What to do:
All lines from the one with "Work out the BU:GU ratio." onward, through the last line of the records below, are to be retyped word for word.

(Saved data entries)

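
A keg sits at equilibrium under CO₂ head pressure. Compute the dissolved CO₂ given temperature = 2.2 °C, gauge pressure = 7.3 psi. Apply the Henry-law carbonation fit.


vols = (P + 14.695)·(0.01821 + 0.09011·e^(−0.04·T))
vols = (7.3 + 14.695)·(0.01821 + 0.09011·e^(−0.04·2.2))

2.2155 volumes


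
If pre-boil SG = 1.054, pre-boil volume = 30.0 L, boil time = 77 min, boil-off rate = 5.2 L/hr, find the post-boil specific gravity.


V_post = V_pre − rate·(t/60);  SG_post = 1 + (SG_pre−1)·V_pre/V_post
V_post = 30.0 − 5.2·(77/60) = 23.3267
SG_post = 1 + (1.054 − 1)·30.0/23.3267

1.0694


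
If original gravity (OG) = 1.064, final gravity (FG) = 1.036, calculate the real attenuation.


AA = (OG−FG)/(OG−1)·100;  RA = AA·0.8192
AA = (1.064 − 1.036)/(1.064 − 1)·100 = 43.7500
RA = 43.7500·0.8192

35.8400 %


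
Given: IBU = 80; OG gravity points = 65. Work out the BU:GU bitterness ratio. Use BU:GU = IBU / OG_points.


BU:GU = 80 / 65

1.2308


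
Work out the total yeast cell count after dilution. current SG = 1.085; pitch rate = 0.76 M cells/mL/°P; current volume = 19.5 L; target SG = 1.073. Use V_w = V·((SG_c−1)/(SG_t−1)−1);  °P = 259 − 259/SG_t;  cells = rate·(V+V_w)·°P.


V_w = 19.5·((1.085−1)/(1.073−1)−1) = 3.2055
V_final = 19.5 + 3.2055 = 22.7055
°P = 259 − 259/1.073 = 17.6207
cells = 0.76·22.7055·17.6207

304.0655 billion cells


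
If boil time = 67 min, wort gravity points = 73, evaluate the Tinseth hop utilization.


U = 1.65·0.000125^(GP/1000) · (1 − e^(−0.04·t))/4.15
bigness = 1.65·0.000125^(73/1000) = 0.8562
boil_factor = (1 − e^(−0.04·67))/4.15 = 0.2244
U = 0.8562 · 0.2244

0.1922


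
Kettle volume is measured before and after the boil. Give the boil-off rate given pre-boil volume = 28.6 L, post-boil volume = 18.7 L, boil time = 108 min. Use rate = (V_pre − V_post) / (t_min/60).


rate = (28.6 − 18.7) / (108/60)

5.5000 L/hr


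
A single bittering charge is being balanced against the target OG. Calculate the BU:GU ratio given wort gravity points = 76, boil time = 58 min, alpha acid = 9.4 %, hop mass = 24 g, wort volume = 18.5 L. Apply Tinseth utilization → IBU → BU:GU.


U = 1.65·0.000125^(GP/1000)·(1−e^(−0.04t))/4.15;  IBU = (α/100)·m·U·1000/V;  BU:GU = IBU/GP
U = 1.65·0.000125^(76/1000)·(1−e^(−0.04·58))/4.15 = 0.1811
IBU = (9.4/100)·24·0.1811·1000/18.5 = 22.0822
BU:GU = 22.0822/76

0.2906


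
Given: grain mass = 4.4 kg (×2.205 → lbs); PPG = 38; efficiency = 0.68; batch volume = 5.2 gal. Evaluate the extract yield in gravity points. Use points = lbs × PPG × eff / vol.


lbs = 4.4 × 2.205 = 9.7020
points = 9.7020 × 38 × 0.68 / 5.2

48.2115 points


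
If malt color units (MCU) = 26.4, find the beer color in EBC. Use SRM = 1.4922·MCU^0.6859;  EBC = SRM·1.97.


SRM = 1.4922·26.4^0.6859 = 14.0898
EBC = 14.0898·1.97

27.7569 EBC


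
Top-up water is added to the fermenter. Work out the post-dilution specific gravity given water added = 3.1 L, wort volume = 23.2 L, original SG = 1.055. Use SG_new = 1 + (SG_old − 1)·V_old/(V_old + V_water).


pts = (1.055 − 1)·1000·23.2/(23.2 + 3.1) = 48.5171
SG_new = 1 + 48.5171/1000

1.0485


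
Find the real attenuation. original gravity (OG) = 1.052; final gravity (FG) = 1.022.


AA = (OG−FG)/(OG−1)·100;  RA = AA·0.8192
AA = (1.052 − 1.022)/(1.052 − 1)·100 = 57.6923
RA = 57.6923·0.8192

47.2615 %


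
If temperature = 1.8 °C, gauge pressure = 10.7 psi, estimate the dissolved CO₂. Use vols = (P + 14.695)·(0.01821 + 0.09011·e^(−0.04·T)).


vols = (10.7 + 14.695)·(0.01821 + 0.09011·e^(−0.04·1.8))

2.5918 volumes


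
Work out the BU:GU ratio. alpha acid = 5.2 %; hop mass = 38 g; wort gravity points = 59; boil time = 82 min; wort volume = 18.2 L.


U = 1.65·0.000125^(GP/1000)·(1−e^(−0.04t))/4.15;  IBU = (α/100)·m·U·1000/V;  BU:GU = IBU/GP
U = 1.65·0.000125^(59/1000)·(1−e^(−0.04·82))/4.15 = 0.2252
IBU = (5.2/100)·38·0.2252·1000/18.2 = 24.4462
BU:GU = 24.4462/59

0.4143


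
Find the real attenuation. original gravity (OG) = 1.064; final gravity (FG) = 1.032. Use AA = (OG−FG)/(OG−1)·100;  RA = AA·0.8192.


AA = (1.064 − 1.032)/(1.064 − 1)·100 = 50.0000
RA = 50.0000·0.8192

40.9600 %


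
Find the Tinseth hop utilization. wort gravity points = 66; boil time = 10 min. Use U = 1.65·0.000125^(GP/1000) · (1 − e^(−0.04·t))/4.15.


bigness = 1.65·0.000125^(66/1000) = 0.9118
boil_factor = (1 − e^(−0.04·10))/4.15 = 0.0794
U = 0.9118 · 0.0794

0.0724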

Response to the exercise:
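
Work out the BU:GU ratio. alpha acid = 5.2 %; hop mass = 38 g; wort gravity points = 59; boil time = 82 min; wort volume = 18.2 L.


U = 1.65·0.000125^(GP/1000)·(1−e^(−0.04t))/4.15;  IBU = (α/100)·m·U·1000/V;  BU:GU = IBU/GP
U = 1.65·0.000125^(59/1000)·(1−e^(−0.04·82))/4.15 = 0.2252
IBU = (5.2/100)·38·0.2252·1000/18.2 = 24.4462
BU:GU = 24.4462/59

0.4143


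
Find the real attenuation. original gravity (OG) = 1.064; final gravity (FG) = 1.032. Use AA = (OG−FG)/(OG−1)·100;  RA = AA·0.8192.


AA = (1.064 − 1.032)/(1.064 − 1)·100 = 50.0000
RA = 50.0000·0.8192

40.9600 %


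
Find the Tinseth hop utilization. wort gravity points = 66; boil time = 10 min. Use U = 1.65·0.000125^(GP/1000) · (1 − e^(−0.04·t))/4.15.


bigness = 1.65·0.000125^(66/1000) = 0.9118
boil_factor = (1 − e^(−0.04·10))/4.15 = 0.0794
U = 0.9118 · 0.0794

0.0724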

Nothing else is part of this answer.